■ Your instructions
The stretch from the line with "An adhesive has" through the line with "Rule: cure time halves per 10 C rise" in the records below: write it out exactly, and nothing else.

-*-

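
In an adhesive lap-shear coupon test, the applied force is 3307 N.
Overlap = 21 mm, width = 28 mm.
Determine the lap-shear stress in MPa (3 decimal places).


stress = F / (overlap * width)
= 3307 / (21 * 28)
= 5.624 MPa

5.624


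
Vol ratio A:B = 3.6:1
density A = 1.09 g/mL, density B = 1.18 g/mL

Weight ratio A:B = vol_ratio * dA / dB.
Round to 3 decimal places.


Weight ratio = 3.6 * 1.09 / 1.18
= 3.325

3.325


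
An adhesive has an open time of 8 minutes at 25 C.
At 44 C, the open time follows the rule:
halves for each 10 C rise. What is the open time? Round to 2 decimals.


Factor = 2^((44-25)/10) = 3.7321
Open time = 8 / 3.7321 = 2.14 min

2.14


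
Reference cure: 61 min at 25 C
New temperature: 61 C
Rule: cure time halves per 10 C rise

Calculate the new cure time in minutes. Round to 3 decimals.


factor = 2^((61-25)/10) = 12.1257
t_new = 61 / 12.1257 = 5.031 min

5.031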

-*-

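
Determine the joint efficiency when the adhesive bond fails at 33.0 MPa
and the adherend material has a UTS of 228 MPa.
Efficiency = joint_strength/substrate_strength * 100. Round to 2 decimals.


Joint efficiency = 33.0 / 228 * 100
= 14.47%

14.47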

-*-

■ Output for this exercise
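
An adhesive has an open time of 8 minutes at 25 C.
At 44 C, the open time follows the rule:
halves for each 10 C rise. What is the open time? Round to 2 decimals.


Factor = 2^((44-25)/10) = 3.7321
Open time = 8 / 3.7321 = 2.14 min

2.14


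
Reference cure: 61 min at 25 C
New temperature: 61 C
Rule: cure time halves per 10 C rise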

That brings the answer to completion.